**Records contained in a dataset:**

━━━━━━

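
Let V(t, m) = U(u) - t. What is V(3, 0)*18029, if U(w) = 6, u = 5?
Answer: 54087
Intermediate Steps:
V(t, m) = 6 - t
V(3, 0)*18029 = (6 - 1*3)*18029 = (6 - 3)*18029 = 3*18029 = 54087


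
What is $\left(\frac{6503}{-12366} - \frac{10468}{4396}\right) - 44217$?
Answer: $- \frac{600958885397}{13590234} \approx -44220.0$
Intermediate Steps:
$\left(\frac{6503}{-12366} - \frac{10468}{4396}\right) - 44217 = \left(6503 \left(- \frac{1}{12366}\right) - \frac{2617}{1099}\right) - 44217 = \left(- \frac{6503}{12366} - \frac{2617}{1099}\right) - 44217 = - \frac{39508619}{13590234} - 44217 = - \frac{600958885397}{13590234}$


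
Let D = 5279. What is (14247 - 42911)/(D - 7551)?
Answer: 3583/284 ≈ 12.616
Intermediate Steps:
(14247 - 42911)/(D - 7551) = (14247 - 42911)/(5279 - 7551) = -28664/(-2272) = -28664*(-1/2272) = 3583/284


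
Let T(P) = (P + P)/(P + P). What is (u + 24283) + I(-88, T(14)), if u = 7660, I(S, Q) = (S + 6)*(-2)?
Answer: 32107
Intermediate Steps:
T(P) = 1 (T(P) = (2*P)/((2*P)) = (2*P)*(1/(2*P)) = 1)
I(S, Q) = -12 - 2*S (I(S, Q) = (6 + S)*(-2) = -12 - 2*S)
(u + 24283) + I(-88, T(14)) = (7660 + 24283) + (-12 - 2*(-88)) = 31943 + (-12 + 176) = 31943 + 164 = 32107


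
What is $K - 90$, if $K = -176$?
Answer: $-266$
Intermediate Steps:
$K - 90 = -176 - 90 = -266$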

━━━━━━

**REQUIREMENT:**
An exact retyping of every line in the records is needed.

**TASK RESPONSE:**
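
Let V(t, m) = U(u) - t. What is V(3, 0)*18029, if U(w) = 6, u = 5?
Answer: 54087
Intermediate Steps:
V(t, m) = 6 - t
V(3, 0)*18029 = (6 - 1*3)*18029 = (6 - 3)*18029 = 3*18029 = 54087


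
What is $\left(\frac{6503}{-12366} - \frac{10468}{4396}\right) - 44217$?
Answer: $- \frac{600958885397}{13590234} \approx -44220.0$
Intermediate Steps:
$\left(\frac{6503}{-12366} - \frac{10468}{4396}\right) - 44217 = \left(6503 \left(- \frac{1}{12366}\right) - \frac{2617}{1099}\right) - 44217 = \left(- \frac{6503}{12366} - \frac{2617}{1099}\right) - 44217 = - \frac{39508619}{13590234} - 44217 = - \frac{600958885397}{13590234}$


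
Let D = 5279. What is (14247 - 42911)/(D - 7551)?
Answer: 3583/284 ≈ 12.616
Intermediate Steps:
(14247 - 42911)/(D - 7551) = (14247 - 42911)/(5279 - 7551) = -28664/(-2272) = -28664*(-1/2272) = 3583/284


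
Let T(P) = (P + P)/(P + P). What is (u + 24283) + I(-88, T(14)), if u = 7660, I(S, Q) = (S + 6)*(-2)?
Answer: 32107
Intermediate Steps:
T(P) = 1 (T(P) = (2*P)/((2*P)) = (2*P)*(1/(2*P)) = 1)
I(S, Q) = -12 - 2*S (I(S, Q) = (6 + S)*(-2) = -12 - 2*S)
(u + 24283) + I(-88, T(14)) = (7660 + 24283) + (-12 - 2*(-88)) = 31943 + (-12 + 176) = 31943 + 164 = 32107


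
What is $K - 90$, if $K = -176$?
Answer: $-266$
Intermediate Steps:
$K - 90 = -176 - 90 = -266$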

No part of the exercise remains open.